(What you are asked to do): Give the number of lines below that contain the string "stages", and no other text.

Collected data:
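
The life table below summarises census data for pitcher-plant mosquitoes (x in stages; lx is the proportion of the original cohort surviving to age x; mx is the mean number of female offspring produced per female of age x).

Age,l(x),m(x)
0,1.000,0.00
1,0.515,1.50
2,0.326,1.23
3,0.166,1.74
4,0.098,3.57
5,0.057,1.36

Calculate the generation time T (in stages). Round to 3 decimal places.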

(Result of this task): 2